▸ ASSIGNED TASK: Look in the material below for the line with "d = np.zeros([19, 7])" and the line with "np.einsum('km,nkim->kmni', f, h)", then set down exactly those two lines and all lines between, nothing more.

▸ SUPPLIED RECORDS:
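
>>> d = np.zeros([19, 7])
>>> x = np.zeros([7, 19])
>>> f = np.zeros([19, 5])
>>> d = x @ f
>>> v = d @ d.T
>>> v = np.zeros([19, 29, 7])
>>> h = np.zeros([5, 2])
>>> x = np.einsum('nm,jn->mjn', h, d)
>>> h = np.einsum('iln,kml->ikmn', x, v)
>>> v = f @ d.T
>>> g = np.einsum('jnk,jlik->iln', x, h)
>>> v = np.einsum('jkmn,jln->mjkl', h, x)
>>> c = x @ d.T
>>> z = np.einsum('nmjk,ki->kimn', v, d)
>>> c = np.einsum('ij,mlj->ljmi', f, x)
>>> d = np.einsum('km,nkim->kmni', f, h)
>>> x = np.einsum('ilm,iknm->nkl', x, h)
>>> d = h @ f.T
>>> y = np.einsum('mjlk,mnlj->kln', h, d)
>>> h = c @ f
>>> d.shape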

...

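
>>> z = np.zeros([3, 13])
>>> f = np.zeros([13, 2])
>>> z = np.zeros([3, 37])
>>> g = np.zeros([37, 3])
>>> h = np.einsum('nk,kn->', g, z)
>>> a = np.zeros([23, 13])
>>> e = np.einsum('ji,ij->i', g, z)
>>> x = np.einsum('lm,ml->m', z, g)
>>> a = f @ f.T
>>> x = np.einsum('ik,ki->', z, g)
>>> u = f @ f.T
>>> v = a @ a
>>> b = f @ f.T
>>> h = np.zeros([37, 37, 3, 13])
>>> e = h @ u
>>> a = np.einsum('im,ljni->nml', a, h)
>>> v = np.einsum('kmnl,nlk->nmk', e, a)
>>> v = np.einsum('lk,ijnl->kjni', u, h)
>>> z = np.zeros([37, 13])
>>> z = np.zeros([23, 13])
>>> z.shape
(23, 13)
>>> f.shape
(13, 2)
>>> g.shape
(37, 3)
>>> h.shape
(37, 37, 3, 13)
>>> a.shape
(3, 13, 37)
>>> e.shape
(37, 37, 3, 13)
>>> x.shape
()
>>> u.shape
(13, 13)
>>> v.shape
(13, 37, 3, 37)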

▸ SOLUTION TO THE PROBLEM:
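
>>> d = np.zeros([19, 7])
>>> x = np.zeros([7, 19])
>>> f = np.zeros([19, 5])
>>> d = x @ f
>>> v = d @ d.T
>>> v = np.zeros([19, 29, 7])
>>> h = np.zeros([5, 2])
>>> x = np.einsum('nm,jn->mjn', h, d)
>>> h = np.einsum('iln,kml->ikmn', x, v)
>>> v = f @ d.T
>>> g = np.einsum('jnk,jlik->iln', x, h)
>>> v = np.einsum('jkmn,jln->mjkl', h, x)
>>> c = x @ d.T
>>> z = np.einsum('nmjk,ki->kimn', v, d)
>>> c = np.einsum('ij,mlj->ljmi', f, x)
>>> d = np.einsum('km,nkim->kmni', f, h)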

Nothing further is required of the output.